# Saved entries
· · ·

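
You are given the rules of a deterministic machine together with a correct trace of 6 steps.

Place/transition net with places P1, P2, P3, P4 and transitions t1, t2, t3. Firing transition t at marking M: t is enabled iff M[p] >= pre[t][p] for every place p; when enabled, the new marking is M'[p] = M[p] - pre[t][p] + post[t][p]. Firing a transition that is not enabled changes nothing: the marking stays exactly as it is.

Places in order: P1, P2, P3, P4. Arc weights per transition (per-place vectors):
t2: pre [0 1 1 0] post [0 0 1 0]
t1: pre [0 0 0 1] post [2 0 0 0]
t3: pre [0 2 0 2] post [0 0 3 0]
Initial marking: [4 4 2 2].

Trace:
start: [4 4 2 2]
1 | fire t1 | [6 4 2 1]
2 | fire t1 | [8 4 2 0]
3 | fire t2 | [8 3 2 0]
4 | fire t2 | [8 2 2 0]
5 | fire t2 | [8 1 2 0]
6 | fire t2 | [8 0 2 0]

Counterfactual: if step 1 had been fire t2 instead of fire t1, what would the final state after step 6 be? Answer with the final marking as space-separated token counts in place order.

(re-executing from step 1 with the substitution; state before step 1: [4 4 2 2])
1 | fire t2 | [4 3 2 2]
2 | fire t1 | [6 3 2 1]
3 | fire t2 | [6 2 2 1]
4 | fire t2 | [6 1 2 1]
5 | fire t2 | [6 0 2 1]
6 | fire t2 | [6 0 2 1]

6 0 2 1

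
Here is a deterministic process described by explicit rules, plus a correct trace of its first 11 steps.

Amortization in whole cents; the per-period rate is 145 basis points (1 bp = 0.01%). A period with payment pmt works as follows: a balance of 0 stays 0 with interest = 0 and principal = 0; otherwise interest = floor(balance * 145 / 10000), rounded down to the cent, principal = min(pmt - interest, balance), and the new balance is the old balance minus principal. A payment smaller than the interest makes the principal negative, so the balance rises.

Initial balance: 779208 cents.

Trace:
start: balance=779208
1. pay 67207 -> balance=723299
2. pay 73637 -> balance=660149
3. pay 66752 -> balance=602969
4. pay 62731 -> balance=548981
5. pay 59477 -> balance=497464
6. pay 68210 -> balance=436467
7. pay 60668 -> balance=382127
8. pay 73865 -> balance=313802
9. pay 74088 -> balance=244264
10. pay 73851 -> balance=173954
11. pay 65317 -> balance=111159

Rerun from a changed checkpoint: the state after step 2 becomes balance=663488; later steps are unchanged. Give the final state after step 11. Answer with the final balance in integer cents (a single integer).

state after step 2 := balance=663488
3. pay 66752 -> balance=606356
4. pay 62731 -> balance=552417
5. pay 59477 -> balance=500950
6. pay 68210 -> balance=440003
7. pay 60668 -> balance=385715
8. pay 73865 -> balance=317442
9. pay 74088 -> balance=247956
10. pay 73851 -> balance=177700
11. pay 65317 -> balance=114959

114959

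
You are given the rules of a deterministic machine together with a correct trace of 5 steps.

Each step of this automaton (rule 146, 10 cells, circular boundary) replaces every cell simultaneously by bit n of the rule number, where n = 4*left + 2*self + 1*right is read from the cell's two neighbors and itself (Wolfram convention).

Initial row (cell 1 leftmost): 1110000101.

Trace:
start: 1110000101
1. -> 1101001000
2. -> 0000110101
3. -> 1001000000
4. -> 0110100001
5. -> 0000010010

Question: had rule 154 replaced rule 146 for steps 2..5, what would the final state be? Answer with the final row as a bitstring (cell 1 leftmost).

(re-executing steps 2..5 under rule 154; state before step 2: 1101001000)
2. -> 1000110101
3. -> 0101100001
4. -> 0001010010
5. -> 0010001101

0010001101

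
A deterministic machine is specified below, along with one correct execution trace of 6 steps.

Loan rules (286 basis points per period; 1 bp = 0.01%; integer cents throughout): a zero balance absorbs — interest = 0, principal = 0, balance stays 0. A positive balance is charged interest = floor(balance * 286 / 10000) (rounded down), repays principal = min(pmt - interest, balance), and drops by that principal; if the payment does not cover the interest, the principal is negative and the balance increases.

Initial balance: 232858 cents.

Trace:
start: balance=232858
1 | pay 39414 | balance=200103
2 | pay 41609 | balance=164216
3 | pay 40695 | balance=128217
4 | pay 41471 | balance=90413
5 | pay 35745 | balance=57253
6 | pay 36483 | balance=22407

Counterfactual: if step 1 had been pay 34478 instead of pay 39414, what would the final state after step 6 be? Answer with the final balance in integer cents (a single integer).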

· · ·

# EXERCISE INSTRUCTIONS
Report how many lines of the preceding records include "Initial". Output the number only.

# SOLUTION TO THIS TASK
4